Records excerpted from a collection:
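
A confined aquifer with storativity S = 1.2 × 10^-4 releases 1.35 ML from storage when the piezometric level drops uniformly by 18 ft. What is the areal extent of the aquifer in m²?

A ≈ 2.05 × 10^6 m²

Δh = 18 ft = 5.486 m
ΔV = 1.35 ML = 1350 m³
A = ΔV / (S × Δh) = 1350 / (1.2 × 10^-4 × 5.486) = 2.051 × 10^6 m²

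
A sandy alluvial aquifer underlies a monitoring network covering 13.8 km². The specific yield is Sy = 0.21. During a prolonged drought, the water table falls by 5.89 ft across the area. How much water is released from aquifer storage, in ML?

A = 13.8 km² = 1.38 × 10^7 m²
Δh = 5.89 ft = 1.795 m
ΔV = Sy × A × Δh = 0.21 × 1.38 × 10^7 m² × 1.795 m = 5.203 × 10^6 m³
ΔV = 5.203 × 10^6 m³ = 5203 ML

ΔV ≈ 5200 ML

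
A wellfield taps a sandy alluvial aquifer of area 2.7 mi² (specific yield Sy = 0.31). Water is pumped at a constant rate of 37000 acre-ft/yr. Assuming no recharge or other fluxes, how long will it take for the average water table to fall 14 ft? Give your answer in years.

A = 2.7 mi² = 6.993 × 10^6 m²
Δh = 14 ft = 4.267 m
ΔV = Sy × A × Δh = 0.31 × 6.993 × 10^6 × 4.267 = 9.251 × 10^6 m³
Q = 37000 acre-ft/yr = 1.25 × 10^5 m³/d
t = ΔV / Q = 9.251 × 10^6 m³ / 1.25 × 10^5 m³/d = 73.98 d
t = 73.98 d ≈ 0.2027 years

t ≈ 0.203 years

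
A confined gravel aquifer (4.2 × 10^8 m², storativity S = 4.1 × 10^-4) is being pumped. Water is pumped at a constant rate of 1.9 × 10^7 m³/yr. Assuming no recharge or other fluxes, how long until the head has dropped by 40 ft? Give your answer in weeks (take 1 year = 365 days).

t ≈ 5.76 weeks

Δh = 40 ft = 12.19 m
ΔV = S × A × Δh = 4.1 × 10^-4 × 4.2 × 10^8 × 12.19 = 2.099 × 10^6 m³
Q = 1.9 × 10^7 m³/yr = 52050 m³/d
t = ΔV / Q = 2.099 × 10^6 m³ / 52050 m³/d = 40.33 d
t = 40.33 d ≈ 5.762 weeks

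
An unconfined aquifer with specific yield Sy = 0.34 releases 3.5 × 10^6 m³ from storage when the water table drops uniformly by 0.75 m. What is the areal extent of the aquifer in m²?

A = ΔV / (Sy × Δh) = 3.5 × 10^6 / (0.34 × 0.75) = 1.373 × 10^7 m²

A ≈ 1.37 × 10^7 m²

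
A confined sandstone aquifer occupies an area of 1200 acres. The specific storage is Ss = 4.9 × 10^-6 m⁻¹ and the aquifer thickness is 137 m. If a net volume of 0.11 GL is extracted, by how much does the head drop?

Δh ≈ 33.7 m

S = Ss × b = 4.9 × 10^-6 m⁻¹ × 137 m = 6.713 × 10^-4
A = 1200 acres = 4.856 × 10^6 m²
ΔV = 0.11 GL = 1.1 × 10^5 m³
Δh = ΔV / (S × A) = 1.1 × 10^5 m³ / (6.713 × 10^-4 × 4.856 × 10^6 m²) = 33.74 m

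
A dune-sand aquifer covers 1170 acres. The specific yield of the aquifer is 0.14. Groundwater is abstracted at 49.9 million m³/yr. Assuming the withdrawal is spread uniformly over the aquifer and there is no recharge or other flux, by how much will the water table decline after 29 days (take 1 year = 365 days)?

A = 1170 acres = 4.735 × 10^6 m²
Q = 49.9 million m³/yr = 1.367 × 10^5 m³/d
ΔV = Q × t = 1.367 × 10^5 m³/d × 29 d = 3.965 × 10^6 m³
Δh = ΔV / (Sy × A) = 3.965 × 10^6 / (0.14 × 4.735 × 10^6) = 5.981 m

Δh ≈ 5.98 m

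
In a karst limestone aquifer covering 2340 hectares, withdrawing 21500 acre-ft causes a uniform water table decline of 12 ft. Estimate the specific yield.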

● **Problem statement**
Copy every record exactly, leaving each line intact.

● **Result**
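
A confined aquifer with storativity S = 1.2 × 10^-4 releases 1.35 ML from storage when the piezometric level drops uniformly by 18 ft. What is the areal extent of the aquifer in m²?

A ≈ 2.05 × 10^6 m²

Δh = 18 ft = 5.486 m
ΔV = 1.35 ML = 1350 m³
A = ΔV / (S × Δh) = 1350 / (1.2 × 10^-4 × 5.486) = 2.051 × 10^6 m²

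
A sandy alluvial aquifer underlies a monitoring network covering 13.8 km². The specific yield is Sy = 0.21. During a prolonged drought, the water table falls by 5.89 ft across the area. How much water is released from aquifer storage, in ML?

A = 13.8 km² = 1.38 × 10^7 m²
Δh = 5.89 ft = 1.795 m
ΔV = Sy × A × Δh = 0.21 × 1.38 × 10^7 m² × 1.795 m = 5.203 × 10^6 m³
ΔV = 5.203 × 10^6 m³ = 5203 ML

ΔV ≈ 5200 ML

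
A wellfield taps a sandy alluvial aquifer of area 2.7 mi² (specific yield Sy = 0.31). Water is pumped at a constant rate of 37000 acre-ft/yr. Assuming no recharge or other fluxes, how long will it take for the average water table to fall 14 ft? Give your answer in years.

A = 2.7 mi² = 6.993 × 10^6 m²
Δh = 14 ft = 4.267 m
ΔV = Sy × A × Δh = 0.31 × 6.993 × 10^6 × 4.267 = 9.251 × 10^6 m³
Q = 37000 acre-ft/yr = 1.25 × 10^5 m³/d
t = ΔV / Q = 9.251 × 10^6 m³ / 1.25 × 10^5 m³/d = 73.98 d
t = 73.98 d ≈ 0.2027 years

t ≈ 0.203 years

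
A confined gravel aquifer (4.2 × 10^8 m², storativity S = 4.1 × 10^-4) is being pumped. Water is pumped at a constant rate of 1.9 × 10^7 m³/yr. Assuming no recharge or other fluxes, how long until the head has dropped by 40 ft? Give your answer in weeks (take 1 year = 365 days).

t ≈ 5.76 weeks

Δh = 40 ft = 12.19 m
ΔV = S × A × Δh = 4.1 × 10^-4 × 4.2 × 10^8 × 12.19 = 2.099 × 10^6 m³
Q = 1.9 × 10^7 m³/yr = 52050 m³/d
t = ΔV / Q = 2.099 × 10^6 m³ / 52050 m³/d = 40.33 d
t = 40.33 d ≈ 5.762 weeks

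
An unconfined aquifer with specific yield Sy = 0.34 releases 3.5 × 10^6 m³ from storage when the water table drops uniformly by 0.75 m. What is the areal extent of the aquifer in m²?

A = ΔV / (Sy × Δh) = 3.5 × 10^6 / (0.34 × 0.75) = 1.373 × 10^7 m²

A ≈ 1.37 × 10^7 m²

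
A confined sandstone aquifer occupies an area of 1200 acres. The specific storage is Ss = 4.9 × 10^-6 m⁻¹ and the aquifer thickness is 137 m. If a net volume of 0.11 GL is extracted, by how much does the head drop?

Δh ≈ 33.7 m

S = Ss × b = 4.9 × 10^-6 m⁻¹ × 137 m = 6.713 × 10^-4
A = 1200 acres = 4.856 × 10^6 m²
ΔV = 0.11 GL = 1.1 × 10^5 m³
Δh = ΔV / (S × A) = 1.1 × 10^5 m³ / (6.713 × 10^-4 × 4.856 × 10^6 m²) = 33.74 m

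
A dune-sand aquifer covers 1170 acres. The specific yield of the aquifer is 0.14. Groundwater is abstracted at 49.9 million m³/yr. Assuming the withdrawal is spread uniformly over the aquifer and there is no recharge or other flux, by how much will the water table decline after 29 days (take 1 year = 365 days)?

A = 1170 acres = 4.735 × 10^6 m²
Q = 49.9 million m³/yr = 1.367 × 10^5 m³/d
ΔV = Q × t = 1.367 × 10^5 m³/d × 29 d = 3.965 × 10^6 m³
Δh = ΔV / (Sy × A) = 3.965 × 10^6 / (0.14 × 4.735 × 10^6) = 5.981 m

Δh ≈ 5.98 m

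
In a karst limestone aquifer covering 2340 hectares, withdrawing 21500 acre-ft causes a uniform water table decline of 12 ft. Estimate the specific yield.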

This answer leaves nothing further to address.